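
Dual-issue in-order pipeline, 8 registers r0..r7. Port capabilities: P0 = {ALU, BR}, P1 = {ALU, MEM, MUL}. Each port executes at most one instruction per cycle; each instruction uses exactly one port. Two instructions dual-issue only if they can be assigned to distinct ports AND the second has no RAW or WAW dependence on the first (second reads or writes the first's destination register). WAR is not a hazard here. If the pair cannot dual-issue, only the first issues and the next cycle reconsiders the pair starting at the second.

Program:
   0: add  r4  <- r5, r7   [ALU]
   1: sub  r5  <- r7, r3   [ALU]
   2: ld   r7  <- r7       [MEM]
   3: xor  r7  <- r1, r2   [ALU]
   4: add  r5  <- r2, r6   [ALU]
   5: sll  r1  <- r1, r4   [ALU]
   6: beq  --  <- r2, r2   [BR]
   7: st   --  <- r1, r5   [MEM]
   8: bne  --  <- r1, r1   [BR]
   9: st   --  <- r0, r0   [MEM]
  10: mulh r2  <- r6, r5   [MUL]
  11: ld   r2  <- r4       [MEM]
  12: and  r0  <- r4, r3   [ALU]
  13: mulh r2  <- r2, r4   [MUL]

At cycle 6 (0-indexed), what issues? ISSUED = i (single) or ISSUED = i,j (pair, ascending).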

══════════════════════════════

What lines in the listing contain "mulh"? Copy them all.

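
  10: mulh r2  <- r6, r5   [MUL]
  13: mulh r2  <- r2, r4   [MUL]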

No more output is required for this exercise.